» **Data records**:
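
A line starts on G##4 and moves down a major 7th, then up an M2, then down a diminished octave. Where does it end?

B##2

A major seventh down from G##4 is A#3.
A major second up from A#3 is B#3.
A diminished octave down from B#3 is B##2.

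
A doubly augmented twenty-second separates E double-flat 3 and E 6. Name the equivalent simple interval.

doubly augmented 8th

Each octave removed subtracts seven from the number: 22 − 14 = 8.
So a doubly augmented twenty-second is 2 octaves plus a doubly augmented octave. The quality is unchanged.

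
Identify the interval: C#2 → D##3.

C to D spans two letter names (C-D), plus an octave, so the interval is some kind of ninth.
The major ninth is 14 semitones; here we have 15, one semitone wider: augmented.
(Equivalently, a compound augmented second: an augmented second plus an octave.)

A9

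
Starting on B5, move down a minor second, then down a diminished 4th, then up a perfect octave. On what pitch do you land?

E##6

A minor second down from B5 is A#5.
A#5 down a diminished fourth → E##5 (4 semitones).
A perfect octave up from E##5 is E##6.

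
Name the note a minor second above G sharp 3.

The second takes the letter from G up to A.
A minor second spans 1 semitone, so from G#3 the target pitch is A3.

A 3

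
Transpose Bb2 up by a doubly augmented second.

Two letter names up from B: C.
A doubly augmented second is 4 semitones; 4 semitones up from Bb2 gives C##3.

C##3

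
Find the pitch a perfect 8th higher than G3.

G4

For an octave the letter name doesn't change: still G, an octave up.
A perfect octave is 12 semitones; 12 semitones up from G3 gives G4.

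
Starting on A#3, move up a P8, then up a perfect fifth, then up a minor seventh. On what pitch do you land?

D#6

A perfect octave up from A#3 is A#4.
A#4 up a perfect fifth → E#5 (7 semitones).
A minor seventh up from E#5 is D#6.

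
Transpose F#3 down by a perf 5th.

The fifth takes the letter from F down to B.
A perfect fifth is 7 semitones; 7 semitones down from F#3 gives B2.

B2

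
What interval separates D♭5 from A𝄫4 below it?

Descending from Db5 to Abb4 is the same interval as ascending Abb4 to Db5.
A to D spans four letter names (A-B-C-D), so the interval is some kind of fourth.
The perfect fourth is 5 semitones; here we have 6, one semitone wider: augmented.

augmented fourth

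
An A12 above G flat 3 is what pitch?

D 5

Counting five letter names plus an octave up from G lands on D.
An augmented twelfth is 20 semitones; 20 semitones up from Gb3 gives D5.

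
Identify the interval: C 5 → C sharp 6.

C to C is the same letter name, plus an octave, so the interval is some kind of octave.
The perfect octave is 12 semitones; here we have 13, one semitone wider: augmented.

A8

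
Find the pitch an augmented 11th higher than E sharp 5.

Four letters up from E (plus an octave) reaches A.
Moving 18 semitones up from E#5 (the size of an augmented eleventh) reaches A##6.

A double-sharp 6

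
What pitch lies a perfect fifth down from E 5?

Counting five letter names down from E lands on A.
A perfect fifth spans 7 semitones, so from E5 the target pitch is A4.

A 4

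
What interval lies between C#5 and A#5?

C to A spans six letter names (C-D-E-F-G-A): a sixth.
C#5 to A#5 is 9 semitones, matching the major sixth exactly, so the quality is major.

major 6th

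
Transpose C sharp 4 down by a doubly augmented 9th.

Two letters down from C (plus an octave) reaches B.
Moving 16 semitones down from C#4 (the size of a doubly augmented ninth) reaches Bbb2.

B double-flat 2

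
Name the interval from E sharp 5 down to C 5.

augmented third

Descending from E#5 to C5 is the same interval as ascending C5 to E#5.
C to E spans three letter names (C-D-E) — that makes it a third of some quality.
A major third would be 4 semitones; C5 to E#5 is 5, one semitone wider, so the interval is augmented.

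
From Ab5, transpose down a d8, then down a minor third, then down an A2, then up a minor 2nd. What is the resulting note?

Fb4

A diminished octave down from Ab5 is A4.
A4 down a minor third → F#4 (3 semitones).
Down an augmented second from F#4: Eb4 (3 semitones down).
Up a minor second from Eb4: Fb4 (1 semitone up).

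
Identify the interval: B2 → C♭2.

A7

Descending from B2 to Cb2 is the same interval as ascending Cb2 to B2.
C to B spans seven letter names (C-D-E-F-G-A-B): a seventh.
A major seventh would be 11 semitones; Cb2 to B2 is 12, one semitone wider, so the interval is augmented.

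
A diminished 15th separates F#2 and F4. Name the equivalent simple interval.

Take out an octave (7 from the number): 15 − 7 = 8.
That makes a diminished fifteenth a compound diminished octave — an octave plus a diminished octave.

d8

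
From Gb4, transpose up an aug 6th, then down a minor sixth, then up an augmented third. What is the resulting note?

Gb4 up an augmented sixth → E5 (10 semitones).
A minor sixth down from E5 is G#4.
Up an augmented third from G#4: B##4 (5 semitones up).

B##4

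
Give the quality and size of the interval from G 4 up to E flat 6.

G to E spans six letter names (G-A-B-C-D-E), plus an octave, so the interval is some kind of thirteenth.
A major thirteenth would be 21 semitones, but G4 to Eb6 is 20 — one semitone narrower, making it a minor thirteenth.
(Equivalently, a compound minor sixth: a minor sixth plus an octave.)

minor 13th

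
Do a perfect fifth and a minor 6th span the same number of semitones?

A perfect fifth is 7 semitones but a minor sixth is 8 semitones — different sizes.

No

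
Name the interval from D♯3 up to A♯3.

P5

D to A spans five letter names (D-E-F-G-A), so the interval is some kind of fifth.
D#3 to A#3 is 7 semitones, matching the perfect fifth exactly, so the quality is perfect.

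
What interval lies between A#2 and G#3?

minor seventh

A to G spans seven letter names (A-B-C-D-E-F-G), so the interval is some kind of seventh.
At 10 semitones, A#2→G#3 falls one short of a major seventh: minor.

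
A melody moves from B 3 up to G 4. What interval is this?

B to G spans six letter names (B-C-D-E-F-G): a sixth.
A major sixth would be 9 semitones, but B3 to G4 is 8 — one semitone narrower, making it a minor sixth.

minor sixth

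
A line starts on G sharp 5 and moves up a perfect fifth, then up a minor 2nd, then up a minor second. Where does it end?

Up a perfect fifth from G#5: D#6 (7 semitones up).
A minor second up from D#6 is E6.
E6 up a minor second → F6 (1 semitone).

F 6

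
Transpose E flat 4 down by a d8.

E 3

An octave keeps the letter name E, an octave down from E.
A diminished octave spans 11 semitones, so from Eb4 the target pitch is E3.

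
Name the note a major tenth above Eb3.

Counting three letter names plus an octave up from E lands on G.
A major tenth is 16 semitones; 16 semitones up from Eb3 gives G4.

G4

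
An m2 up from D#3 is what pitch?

The second takes the letter from D up to E.
A minor second spans 1 semitone, so from D#3 the target pitch is E3.

E3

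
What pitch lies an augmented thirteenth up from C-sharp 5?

Six letters up from C (plus an octave) reaches A.
An augmented thirteenth is 22 semitones; 22 semitones up from C#5 gives A##6.

A-double-sharp 6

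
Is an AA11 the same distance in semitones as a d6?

No

19 semitones (doubly augmented eleventh) vs 7 semitones (diminished sixth): not equal.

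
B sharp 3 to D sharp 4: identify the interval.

minor 3rd

B to D spans three letter names (B-C-D) — that makes it a third of some quality.
B#3 to D#4 is 3 semitones, a half step short of the major third (4), so this is minor.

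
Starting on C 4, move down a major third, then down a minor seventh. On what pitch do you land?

A major third down from C4 is Ab3.
Ab3 down a minor seventh → Bb2 (10 semitones).

B flat 2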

» **EXERCISE OBJECTIVE**:
Please copy each record shown above exactly.

» **YOUR SOLUTION**:
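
A line starts on G##4 and moves down a major 7th, then up an M2, then down a diminished octave. Where does it end?

B##2

A major seventh down from G##4 is A#3.
A major second up from A#3 is B#3.
A diminished octave down from B#3 is B##2.

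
A doubly augmented twenty-second separates E double-flat 3 and E 6. Name the equivalent simple interval.

doubly augmented 8th

Each octave removed subtracts seven from the number: 22 − 14 = 8.
So a doubly augmented twenty-second is 2 octaves plus a doubly augmented octave. The quality is unchanged.

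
Identify the interval: C#2 → D##3.

C to D spans two letter names (C-D), plus an octave, so the interval is some kind of ninth.
The major ninth is 14 semitones; here we have 15, one semitone wider: augmented.
(Equivalently, a compound augmented second: an augmented second plus an octave.)

A9

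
Starting on B5, move down a minor second, then down a diminished 4th, then up a perfect octave. On what pitch do you land?

E##6

A minor second down from B5 is A#5.
A#5 down a diminished fourth → E##5 (4 semitones).
A perfect octave up from E##5 is E##6.

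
Name the note a minor second above G sharp 3.

The second takes the letter from G up to A.
A minor second spans 1 semitone, so from G#3 the target pitch is A3.

A 3

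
Transpose Bb2 up by a doubly augmented second.

Two letter names up from B: C.
A doubly augmented second is 4 semitones; 4 semitones up from Bb2 gives C##3.

C##3

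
Find the pitch a perfect 8th higher than G3.

G4

For an octave the letter name doesn't change: still G, an octave up.
A perfect octave is 12 semitones; 12 semitones up from G3 gives G4.

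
Starting on A#3, move up a P8, then up a perfect fifth, then up a minor seventh. On what pitch do you land?

D#6

A perfect octave up from A#3 is A#4.
A#4 up a perfect fifth → E#5 (7 semitones).
A minor seventh up from E#5 is D#6.

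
Transpose F#3 down by a perf 5th.

The fifth takes the letter from F down to B.
A perfect fifth is 7 semitones; 7 semitones down from F#3 gives B2.

B2

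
What interval separates D♭5 from A𝄫4 below it?

Descending from Db5 to Abb4 is the same interval as ascending Abb4 to Db5.
A to D spans four letter names (A-B-C-D), so the interval is some kind of fourth.
The perfect fourth is 5 semitones; here we have 6, one semitone wider: augmented.

augmented fourth

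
An A12 above G flat 3 is what pitch?

D 5

Counting five letter names plus an octave up from G lands on D.
An augmented twelfth is 20 semitones; 20 semitones up from Gb3 gives D5.

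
Identify the interval: C 5 → C sharp 6.

C to C is the same letter name, plus an octave, so the interval is some kind of octave.
The perfect octave is 12 semitones; here we have 13, one semitone wider: augmented.

A8

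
Find the pitch an augmented 11th higher than E sharp 5.

Four letters up from E (plus an octave) reaches A.
Moving 18 semitones up from E#5 (the size of an augmented eleventh) reaches A##6.

A double-sharp 6

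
What pitch lies a perfect fifth down from E 5?

Counting five letter names down from E lands on A.
A perfect fifth spans 7 semitones, so from E5 the target pitch is A4.

A 4

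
What interval lies between C#5 and A#5?

C to A spans six letter names (C-D-E-F-G-A): a sixth.
C#5 to A#5 is 9 semitones, matching the major sixth exactly, so the quality is major.

major 6th

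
Transpose C sharp 4 down by a doubly augmented 9th.

Two letters down from C (plus an octave) reaches B.
Moving 16 semitones down from C#4 (the size of a doubly augmented ninth) reaches Bbb2.

B double-flat 2

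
Name the interval from E sharp 5 down to C 5.

augmented third

Descending from E#5 to C5 is the same interval as ascending C5 to E#5.
C to E spans three letter names (C-D-E) — that makes it a third of some quality.
A major third would be 4 semitones; C5 to E#5 is 5, one semitone wider, so the interval is augmented.

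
From Ab5, transpose down a d8, then down a minor third, then down an A2, then up a minor 2nd. What is the resulting note?

Fb4

A diminished octave down from Ab5 is A4.
A4 down a minor third → F#4 (3 semitones).
Down an augmented second from F#4: Eb4 (3 semitones down).
Up a minor second from Eb4: Fb4 (1 semitone up).

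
Identify the interval: B2 → C♭2.

A7

Descending from B2 to Cb2 is the same interval as ascending Cb2 to B2.
C to B spans seven letter names (C-D-E-F-G-A-B): a seventh.
A major seventh would be 11 semitones; Cb2 to B2 is 12, one semitone wider, so the interval is augmented.

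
A diminished 15th separates F#2 and F4. Name the equivalent simple interval.

Take out an octave (7 from the number): 15 − 7 = 8.
That makes a diminished fifteenth a compound diminished octave — an octave plus a diminished octave.

d8

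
From Gb4, transpose up an aug 6th, then down a minor sixth, then up an augmented third. What is the resulting note?

Gb4 up an augmented sixth → E5 (10 semitones).
A minor sixth down from E5 is G#4.
Up an augmented third from G#4: B##4 (5 semitones up).

B##4

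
Give the quality and size of the interval from G 4 up to E flat 6.

G to E spans six letter names (G-A-B-C-D-E), plus an octave, so the interval is some kind of thirteenth.
A major thirteenth would be 21 semitones, but G4 to Eb6 is 20 — one semitone narrower, making it a minor thirteenth.
(Equivalently, a compound minor sixth: a minor sixth plus an octave.)

minor 13th

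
Do a perfect fifth and a minor 6th span the same number of semitones?

A perfect fifth is 7 semitones but a minor sixth is 8 semitones — different sizes.

No

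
Name the interval from D♯3 up to A♯3.

P5

D to A spans five letter names (D-E-F-G-A), so the interval is some kind of fifth.
D#3 to A#3 is 7 semitones, matching the perfect fifth exactly, so the quality is perfect.

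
What interval lies between A#2 and G#3?

minor seventh

A to G spans seven letter names (A-B-C-D-E-F-G), so the interval is some kind of seventh.
At 10 semitones, A#2→G#3 falls one short of a major seventh: minor.

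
A melody moves from B 3 up to G 4. What interval is this?

B to G spans six letter names (B-C-D-E-F-G): a sixth.
A major sixth would be 9 semitones, but B3 to G4 is 8 — one semitone narrower, making it a minor sixth.

minor sixth

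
A line starts on G sharp 5 and moves up a perfect fifth, then up a minor 2nd, then up a minor second. Where does it end?

Up a perfect fifth from G#5: D#6 (7 semitones up).
A minor second up from D#6 is E6.
E6 up a minor second → F6 (1 semitone).

F 6

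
Transpose E flat 4 down by a d8.

E 3

An octave keeps the letter name E, an octave down from E.
A diminished octave spans 11 semitones, so from Eb4 the target pitch is E3.

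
Name the note a major tenth above Eb3.

Counting three letter names plus an octave up from E lands on G.
A major tenth is 16 semitones; 16 semitones up from Eb3 gives G4.

G4

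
An m2 up from D#3 is what pitch?

The second takes the letter from D up to E.
A minor second spans 1 semitone, so from D#3 the target pitch is E3.

E3

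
What pitch lies an augmented thirteenth up from C-sharp 5?

Six letters up from C (plus an octave) reaches A.
An augmented thirteenth is 22 semitones; 22 semitones up from C#5 gives A##6.

A-double-sharp 6

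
Is an AA11 the same distance in semitones as a d6?

No

19 semitones (doubly augmented eleventh) vs 7 semitones (diminished sixth): not equal.

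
B sharp 3 to D sharp 4: identify the interval.

minor 3rd

B to D spans three letter names (B-C-D) — that makes it a third of some quality.
B#3 to D#4 is 3 semitones, a half step short of the major third (4), so this is minor.

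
Starting on C 4, move down a major third, then down a minor seventh. On what pitch do you land?

A major third down from C4 is Ab3.
Ab3 down a minor seventh → Bb2 (10 semitones).

B flat 2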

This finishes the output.